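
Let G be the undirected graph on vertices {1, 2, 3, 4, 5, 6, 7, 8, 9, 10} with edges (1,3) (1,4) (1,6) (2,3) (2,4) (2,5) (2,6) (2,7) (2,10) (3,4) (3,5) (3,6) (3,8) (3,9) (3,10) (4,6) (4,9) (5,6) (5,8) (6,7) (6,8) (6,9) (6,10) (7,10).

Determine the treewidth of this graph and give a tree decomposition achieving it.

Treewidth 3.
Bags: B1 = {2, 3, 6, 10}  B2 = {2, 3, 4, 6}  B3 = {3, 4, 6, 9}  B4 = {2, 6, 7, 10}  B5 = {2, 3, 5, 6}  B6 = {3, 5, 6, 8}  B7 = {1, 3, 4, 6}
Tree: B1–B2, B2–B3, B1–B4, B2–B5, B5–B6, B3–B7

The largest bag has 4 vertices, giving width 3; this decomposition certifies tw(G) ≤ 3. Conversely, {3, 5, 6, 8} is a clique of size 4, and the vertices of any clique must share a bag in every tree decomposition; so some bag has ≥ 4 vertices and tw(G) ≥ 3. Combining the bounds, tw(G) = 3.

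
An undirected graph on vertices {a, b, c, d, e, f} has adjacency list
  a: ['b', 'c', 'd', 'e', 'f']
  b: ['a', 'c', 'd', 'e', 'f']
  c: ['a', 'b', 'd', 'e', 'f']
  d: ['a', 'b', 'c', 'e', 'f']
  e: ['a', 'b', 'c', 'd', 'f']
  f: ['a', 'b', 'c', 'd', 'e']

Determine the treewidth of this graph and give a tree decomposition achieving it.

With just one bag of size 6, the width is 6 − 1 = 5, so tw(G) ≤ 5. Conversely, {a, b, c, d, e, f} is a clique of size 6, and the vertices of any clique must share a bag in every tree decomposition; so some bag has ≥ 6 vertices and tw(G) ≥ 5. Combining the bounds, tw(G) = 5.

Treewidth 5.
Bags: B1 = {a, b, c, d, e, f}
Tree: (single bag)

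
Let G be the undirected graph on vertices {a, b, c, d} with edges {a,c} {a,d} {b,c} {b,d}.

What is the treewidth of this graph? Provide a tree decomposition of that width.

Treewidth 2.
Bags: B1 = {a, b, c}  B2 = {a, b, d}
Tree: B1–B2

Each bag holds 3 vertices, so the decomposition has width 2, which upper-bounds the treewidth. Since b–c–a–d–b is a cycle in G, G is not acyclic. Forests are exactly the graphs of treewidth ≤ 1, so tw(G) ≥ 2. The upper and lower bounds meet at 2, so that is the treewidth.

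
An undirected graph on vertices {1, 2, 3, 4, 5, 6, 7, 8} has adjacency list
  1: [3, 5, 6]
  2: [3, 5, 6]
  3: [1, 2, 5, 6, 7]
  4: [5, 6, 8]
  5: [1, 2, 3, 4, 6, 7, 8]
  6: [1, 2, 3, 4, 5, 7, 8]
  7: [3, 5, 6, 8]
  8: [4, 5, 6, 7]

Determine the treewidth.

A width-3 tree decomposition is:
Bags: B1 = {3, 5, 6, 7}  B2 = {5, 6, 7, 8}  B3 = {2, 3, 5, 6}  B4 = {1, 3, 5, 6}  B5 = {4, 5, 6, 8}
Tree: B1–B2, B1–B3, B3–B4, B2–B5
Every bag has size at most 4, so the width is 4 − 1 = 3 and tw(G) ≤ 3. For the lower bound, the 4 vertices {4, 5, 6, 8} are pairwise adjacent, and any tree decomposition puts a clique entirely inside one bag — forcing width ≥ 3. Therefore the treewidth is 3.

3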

===============

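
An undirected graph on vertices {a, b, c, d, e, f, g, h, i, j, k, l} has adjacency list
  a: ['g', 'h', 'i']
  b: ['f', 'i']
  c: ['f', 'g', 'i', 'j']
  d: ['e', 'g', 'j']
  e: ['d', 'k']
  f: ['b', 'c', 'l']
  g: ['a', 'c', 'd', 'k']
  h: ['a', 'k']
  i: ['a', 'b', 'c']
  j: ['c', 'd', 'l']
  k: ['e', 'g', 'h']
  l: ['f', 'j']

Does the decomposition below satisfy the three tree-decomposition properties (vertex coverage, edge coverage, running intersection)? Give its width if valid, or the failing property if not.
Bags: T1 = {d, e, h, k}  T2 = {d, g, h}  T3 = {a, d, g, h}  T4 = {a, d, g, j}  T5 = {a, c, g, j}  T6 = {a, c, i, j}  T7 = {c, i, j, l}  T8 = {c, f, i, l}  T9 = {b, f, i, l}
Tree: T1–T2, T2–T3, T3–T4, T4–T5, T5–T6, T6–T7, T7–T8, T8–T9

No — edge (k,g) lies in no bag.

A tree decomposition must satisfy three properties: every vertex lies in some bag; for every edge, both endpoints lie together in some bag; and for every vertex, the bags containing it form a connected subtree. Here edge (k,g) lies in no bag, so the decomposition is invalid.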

===============

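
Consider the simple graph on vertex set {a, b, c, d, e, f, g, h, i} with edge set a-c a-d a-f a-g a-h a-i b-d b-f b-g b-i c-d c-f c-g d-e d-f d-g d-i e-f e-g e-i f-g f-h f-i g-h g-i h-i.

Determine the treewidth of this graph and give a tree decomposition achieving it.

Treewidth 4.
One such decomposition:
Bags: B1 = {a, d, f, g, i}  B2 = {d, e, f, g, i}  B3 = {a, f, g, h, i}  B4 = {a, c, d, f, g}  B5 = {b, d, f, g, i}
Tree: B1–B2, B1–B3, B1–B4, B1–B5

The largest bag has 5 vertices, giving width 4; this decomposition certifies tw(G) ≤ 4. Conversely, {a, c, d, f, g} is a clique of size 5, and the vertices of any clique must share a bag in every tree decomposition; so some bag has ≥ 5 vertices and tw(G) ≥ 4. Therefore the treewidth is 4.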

===============

→ **Required work**: Retype the records above, but only those lines that fall between the line containing "(6,9) (6,10) (7,10)." and the line containing "f: ['a', 'b', 'c', 'd', 'e']", with both of those lines included, exactly as written.

→ **Written answer**:
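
Let G be the undirected graph on vertices {1, 2, 3, 4, 5, 6, 7, 8, 9, 10} with edges (1,3) (1,4) (1,6) (2,3) (2,4) (2,5) (2,6) (2,7) (2,10) (3,4) (3,5) (3,6) (3,8) (3,9) (3,10) (4,6) (4,9) (5,6) (5,8) (6,7) (6,8) (6,9) (6,10) (7,10).

Determine the treewidth of this graph and give a tree decomposition achieving it.

Treewidth 3.
Bags: B1 = {2, 3, 6, 10}  B2 = {2, 3, 4, 6}  B3 = {3, 4, 6, 9}  B4 = {2, 6, 7, 10}  B5 = {2, 3, 5, 6}  B6 = {3, 5, 6, 8}  B7 = {1, 3, 4, 6}
Tree: B1–B2, B2–B3, B1–B4, B2–B5, B5–B6, B3–B7

The largest bag has 4 vertices, giving width 3; this decomposition certifies tw(G) ≤ 3. Conversely, {3, 5, 6, 8} is a clique of size 4, and the vertices of any clique must share a bag in every tree decomposition; so some bag has ≥ 4 vertices and tw(G) ≥ 3. Combining the bounds, tw(G) = 3.

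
An undirected graph on vertices {a, b, c, d, e, f} has adjacency list
  a: ['b', 'c', 'd', 'e', 'f']
  b: ['a', 'c', 'd', 'e', 'f']
  c: ['a', 'b', 'd', 'e', 'f']
  d: ['a', 'b', 'c', 'e', 'f']
  e: ['a', 'b', 'c', 'd', 'f']
  f: ['a', 'b', 'c', 'd', 'e']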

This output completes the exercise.